*** Block opens ***

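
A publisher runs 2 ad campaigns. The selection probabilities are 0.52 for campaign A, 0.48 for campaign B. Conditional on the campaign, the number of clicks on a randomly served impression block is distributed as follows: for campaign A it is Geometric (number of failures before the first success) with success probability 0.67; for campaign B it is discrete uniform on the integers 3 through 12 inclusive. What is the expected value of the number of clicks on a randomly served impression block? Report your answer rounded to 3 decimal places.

3.856

Component means — A: 0.492537; B: 7.5.
E[X] = 0.52·0.492537 + 0.48·7.5 = 3.85612.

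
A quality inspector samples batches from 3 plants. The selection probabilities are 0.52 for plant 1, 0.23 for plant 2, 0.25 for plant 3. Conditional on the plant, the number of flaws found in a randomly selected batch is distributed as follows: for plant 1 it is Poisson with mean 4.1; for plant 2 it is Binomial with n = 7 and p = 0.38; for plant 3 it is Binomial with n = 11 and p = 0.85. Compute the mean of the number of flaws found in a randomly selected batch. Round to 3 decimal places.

5.081

Component means — 1: 4.1; 2: 2.66; 3: 9.35.
E[X] = 0.52·4.1 + 0.23·2.66 + 0.25·9.35 = 5.0813.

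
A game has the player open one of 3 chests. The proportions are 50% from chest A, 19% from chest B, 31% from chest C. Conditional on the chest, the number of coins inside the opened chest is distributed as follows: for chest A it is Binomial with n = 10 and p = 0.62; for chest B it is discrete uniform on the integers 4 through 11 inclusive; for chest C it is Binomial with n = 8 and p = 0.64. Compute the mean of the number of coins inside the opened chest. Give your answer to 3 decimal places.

Component means — A: 6.2; B: 7.5; C: 5.12.
E[X] = 0.5·6.2 + 0.19·7.5 + 0.31·5.12 = 6.1122.

6.112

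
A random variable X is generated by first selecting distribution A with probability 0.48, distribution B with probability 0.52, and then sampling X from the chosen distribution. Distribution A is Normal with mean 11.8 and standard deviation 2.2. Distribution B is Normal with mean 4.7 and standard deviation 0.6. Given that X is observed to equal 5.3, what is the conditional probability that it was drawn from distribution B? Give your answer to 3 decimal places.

0.995

Likelihoods f(5.3 | ·): A: 0.0023064; B: 0.403285.
Posterior ∝ prior × likelihood. Numerator for B: 0.52·0.403285 = 0.209708.
Normalizing constant: 0.48·0.0023064 + 0.52·0.403285 = 0.210815.
P(B | observation) = 0.209708 / 0.210815 = 0.994749.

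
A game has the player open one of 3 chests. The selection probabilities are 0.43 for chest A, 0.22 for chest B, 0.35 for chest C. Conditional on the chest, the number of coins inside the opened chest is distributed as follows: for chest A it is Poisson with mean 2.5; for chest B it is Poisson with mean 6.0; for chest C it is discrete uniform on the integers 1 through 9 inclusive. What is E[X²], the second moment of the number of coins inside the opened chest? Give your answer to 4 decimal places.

24.0858

For each component E[X²] = Var + (mean)², giving A: 8.75; B: 42; C: 31.6667.
Overall E[X²] = 0.43·8.75 + 0.22·42 + 0.35·31.6667 = 24.0858.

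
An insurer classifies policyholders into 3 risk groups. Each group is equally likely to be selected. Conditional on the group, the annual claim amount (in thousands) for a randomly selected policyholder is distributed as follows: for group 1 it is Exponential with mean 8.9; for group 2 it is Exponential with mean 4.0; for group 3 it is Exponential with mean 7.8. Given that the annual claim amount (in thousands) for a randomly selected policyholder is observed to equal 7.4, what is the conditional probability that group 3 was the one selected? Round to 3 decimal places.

0.360

Likelihoods f(7.4 | ·): 1: 0.0489228; 2: 0.0393093; 3: 0.0496458.
Posterior ∝ prior × likelihood. Numerator for 3: 0.333333·0.0496458 = 0.0165486.
Normalizing constant: 0.333333·0.0489228 + 0.333333·0.0393093 + 0.333333·0.0496458 = 0.0459593.
P(3 | observation) = 0.0165486 / 0.0459593 = 0.360071.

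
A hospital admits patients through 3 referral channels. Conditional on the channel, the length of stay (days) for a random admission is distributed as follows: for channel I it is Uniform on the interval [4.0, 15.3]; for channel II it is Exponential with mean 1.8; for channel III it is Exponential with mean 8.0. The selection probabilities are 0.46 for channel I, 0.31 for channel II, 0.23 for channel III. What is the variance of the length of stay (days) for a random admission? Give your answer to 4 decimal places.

32.4354

Per component, I: μ=9.65, E[X²]=103.763; II: μ=1.8, E[X²]=6.48; III: μ=8, E[X²]=128.
E[X] = 0.46·9.65 + 0.31·1.8 + 0.23·8 = 6.837.
E[X²] = 0.46·103.763 + 0.31·6.48 + 0.23·128 = 79.1799.
Var(X) = E[X²] − (E[X])² = 79.1799 − 46.7446 = 32.4354.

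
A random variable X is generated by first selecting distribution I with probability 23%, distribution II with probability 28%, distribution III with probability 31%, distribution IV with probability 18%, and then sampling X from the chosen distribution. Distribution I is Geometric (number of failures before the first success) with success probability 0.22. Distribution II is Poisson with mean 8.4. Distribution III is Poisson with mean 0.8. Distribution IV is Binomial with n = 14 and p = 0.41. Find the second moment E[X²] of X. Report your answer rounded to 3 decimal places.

For each component E[X²] = Var + (mean)², giving I: 28.686; II: 78.96; III: 1.44; IV: 36.3342.
Overall E[X²] = 0.23·28.686 + 0.28·78.96 + 0.31·1.44 + 0.18·36.3342 = 35.6931.

35.693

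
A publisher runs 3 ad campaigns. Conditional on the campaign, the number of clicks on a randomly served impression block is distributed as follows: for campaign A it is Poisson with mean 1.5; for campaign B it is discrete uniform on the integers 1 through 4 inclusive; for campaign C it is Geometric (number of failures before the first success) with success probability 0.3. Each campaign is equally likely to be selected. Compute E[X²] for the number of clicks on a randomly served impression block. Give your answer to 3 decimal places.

For each component E[X²] = Var + (mean)², giving A: 3.75; B: 7.5; C: 13.2222.
Overall E[X²] = 0.333333·3.75 + 0.333333·7.5 + 0.333333·13.2222 = 8.15741.

8.157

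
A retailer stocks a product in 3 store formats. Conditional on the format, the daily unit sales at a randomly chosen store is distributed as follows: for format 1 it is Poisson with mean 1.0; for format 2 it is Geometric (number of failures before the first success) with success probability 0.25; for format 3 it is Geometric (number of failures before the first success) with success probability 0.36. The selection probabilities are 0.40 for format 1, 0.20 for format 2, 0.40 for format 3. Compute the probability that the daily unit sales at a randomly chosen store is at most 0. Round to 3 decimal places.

Conditional on each format, P(X ≤ 0): 1: 0.367879; 2: 0.25; 3: 0.36.
By total probability, P(X ≤ 0) = 0.4·0.367879 + 0.2·0.25 + 0.4·0.36 = 0.341152.

0.341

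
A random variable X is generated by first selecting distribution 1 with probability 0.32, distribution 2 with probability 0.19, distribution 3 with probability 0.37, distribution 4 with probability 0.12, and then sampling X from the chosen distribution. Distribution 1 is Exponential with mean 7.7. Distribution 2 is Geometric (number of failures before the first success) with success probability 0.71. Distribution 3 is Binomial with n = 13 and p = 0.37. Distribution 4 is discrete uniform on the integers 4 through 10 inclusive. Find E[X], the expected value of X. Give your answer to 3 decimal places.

Component means — 1: 7.7; 2: 0.408451; 3: 4.81; 4: 7.
E[X] = 0.32·7.7 + 0.19·0.408451 + 0.37·4.81 + 0.12·7 = 5.16131.

5.161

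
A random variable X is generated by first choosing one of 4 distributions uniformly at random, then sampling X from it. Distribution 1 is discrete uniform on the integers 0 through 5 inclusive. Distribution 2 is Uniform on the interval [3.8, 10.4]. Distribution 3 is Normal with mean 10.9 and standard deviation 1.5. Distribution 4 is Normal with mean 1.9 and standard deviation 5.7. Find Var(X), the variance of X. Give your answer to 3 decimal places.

Per component, 1: μ=2.5, E[X²]=9.16667; 2: μ=7.1, E[X²]=54.04; 3: μ=10.9, E[X²]=121.06; 4: μ=1.9, E[X²]=36.1.
E[X] = 0.25·2.5 + 0.25·7.1 + 0.25·10.9 + 0.25·1.9 = 5.6.
E[X²] = 0.25·9.16667 + 0.25·54.04 + 0.25·121.06 + 0.25·36.1 = 55.0917.
Var(X) = E[X²] − (E[X])² = 55.0917 − 31.36 = 23.7317.

23.732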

*** Block closes ***

- **YOUR INSTRUCTIONS**:
Return the line that contains "A random variable X is generated by first choosing", along with every line after it in the data above, exactly and with nothing else.

- **ANSWER FOR THE TASK**:
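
A random variable X is generated by first choosing one of 4 distributions uniformly at random, then sampling X from it. Distribution 1 is discrete uniform on the integers 0 through 5 inclusive. Distribution 2 is Uniform on the interval [3.8, 10.4]. Distribution 3 is Normal with mean 10.9 and standard deviation 1.5. Distribution 4 is Normal with mean 1.9 and standard deviation 5.7. Find Var(X), the variance of X. Give your answer to 3 decimal places.

Per component, 1: μ=2.5, E[X²]=9.16667; 2: μ=7.1, E[X²]=54.04; 3: μ=10.9, E[X²]=121.06; 4: μ=1.9, E[X²]=36.1.
E[X] = 0.25·2.5 + 0.25·7.1 + 0.25·10.9 + 0.25·1.9 = 5.6.
E[X²] = 0.25·9.16667 + 0.25·54.04 + 0.25·121.06 + 0.25·36.1 = 55.0917.
Var(X) = E[X²] − (E[X])² = 55.0917 − 31.36 = 23.7317.

23.732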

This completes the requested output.